- _Aim of the exercise_
Nothing should be left out: write out the whole listing exactly.

- _Records provided_
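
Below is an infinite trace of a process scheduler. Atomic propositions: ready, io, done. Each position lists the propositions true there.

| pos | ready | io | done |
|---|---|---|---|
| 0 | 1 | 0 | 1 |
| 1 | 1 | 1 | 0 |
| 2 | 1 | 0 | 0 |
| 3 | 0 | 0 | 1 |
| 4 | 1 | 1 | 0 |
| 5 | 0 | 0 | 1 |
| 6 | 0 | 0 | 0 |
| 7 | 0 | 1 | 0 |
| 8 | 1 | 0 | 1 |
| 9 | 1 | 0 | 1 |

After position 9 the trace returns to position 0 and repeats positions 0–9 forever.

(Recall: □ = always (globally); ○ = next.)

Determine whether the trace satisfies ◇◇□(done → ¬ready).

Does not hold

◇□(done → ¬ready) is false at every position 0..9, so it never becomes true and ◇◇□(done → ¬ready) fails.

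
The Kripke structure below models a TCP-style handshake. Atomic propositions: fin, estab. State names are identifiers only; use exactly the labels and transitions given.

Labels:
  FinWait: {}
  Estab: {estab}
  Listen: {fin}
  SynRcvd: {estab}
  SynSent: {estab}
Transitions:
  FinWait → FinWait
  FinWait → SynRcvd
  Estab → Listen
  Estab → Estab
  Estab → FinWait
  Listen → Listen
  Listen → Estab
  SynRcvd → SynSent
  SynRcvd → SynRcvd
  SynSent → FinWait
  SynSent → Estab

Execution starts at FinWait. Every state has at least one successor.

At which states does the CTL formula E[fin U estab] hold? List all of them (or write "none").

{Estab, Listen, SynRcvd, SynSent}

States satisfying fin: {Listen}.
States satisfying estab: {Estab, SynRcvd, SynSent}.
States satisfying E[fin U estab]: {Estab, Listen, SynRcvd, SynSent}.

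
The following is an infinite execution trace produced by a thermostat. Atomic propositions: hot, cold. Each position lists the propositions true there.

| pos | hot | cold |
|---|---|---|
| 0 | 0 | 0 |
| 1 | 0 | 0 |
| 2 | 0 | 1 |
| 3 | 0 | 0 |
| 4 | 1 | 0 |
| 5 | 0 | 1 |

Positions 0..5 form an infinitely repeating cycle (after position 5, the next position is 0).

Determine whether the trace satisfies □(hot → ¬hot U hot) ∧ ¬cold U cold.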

- _Answer section_
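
Below is an infinite trace of a process scheduler. Atomic propositions: ready, io, done. Each position lists the propositions true there.

| pos | ready | io | done |
|---|---|---|---|
| 0 | 1 | 0 | 1 |
| 1 | 1 | 1 | 0 |
| 2 | 1 | 0 | 0 |
| 3 | 0 | 0 | 1 |
| 4 | 1 | 1 | 0 |
| 5 | 0 | 0 | 1 |
| 6 | 0 | 0 | 0 |
| 7 | 0 | 1 | 0 |
| 8 | 1 | 0 | 1 |
| 9 | 1 | 0 | 1 |

After position 9 the trace returns to position 0 and repeats positions 0–9 forever.

(Recall: □ = always (globally); ○ = next.)

Determine whether the trace satisfies ◇◇□(done → ¬ready).

Does not hold

◇□(done → ¬ready) is false at every position 0..9, so it never becomes true and ◇◇□(done → ¬ready) fails.

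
The Kripke structure below models a TCP-style handshake. Atomic propositions: fin, estab. State names are identifiers only; use exactly the labels and transitions given.

Labels:
  FinWait: {}
  Estab: {estab}
  Listen: {fin}
  SynRcvd: {estab}
  SynSent: {estab}
Transitions:
  FinWait → FinWait
  FinWait → SynRcvd
  Estab → Listen
  Estab → Estab
  Estab → FinWait
  Listen → Listen
  Listen → Estab
  SynRcvd → SynSent
  SynRcvd → SynRcvd
  SynSent → FinWait
  SynSent → Estab

Execution starts at FinWait. Every state has at least one successor.

At which states does the CTL formula E[fin U estab] hold? List all of them (or write "none").

{Estab, Listen, SynRcvd, SynSent}

States satisfying fin: {Listen}.
States satisfying estab: {Estab, SynRcvd, SynSent}.
States satisfying E[fin U estab]: {Estab, Listen, SynRcvd, SynSent}.

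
The following is an infinite execution trace produced by a thermostat. Atomic propositions: hot, cold. Each position lists the propositions true there.

| pos | hot | cold |
|---|---|---|
| 0 | 0 | 0 |
| 1 | 0 | 0 |
| 2 | 0 | 1 |
| 3 | 0 | 0 |
| 4 | 1 | 0 |
| 5 | 0 | 1 |

Positions 0..5 form an infinitely repeating cycle (after position 5, the next position is 0).

Determine whether the trace satisfies □(hot → ¬hot U hot) ∧ ¬cold U cold.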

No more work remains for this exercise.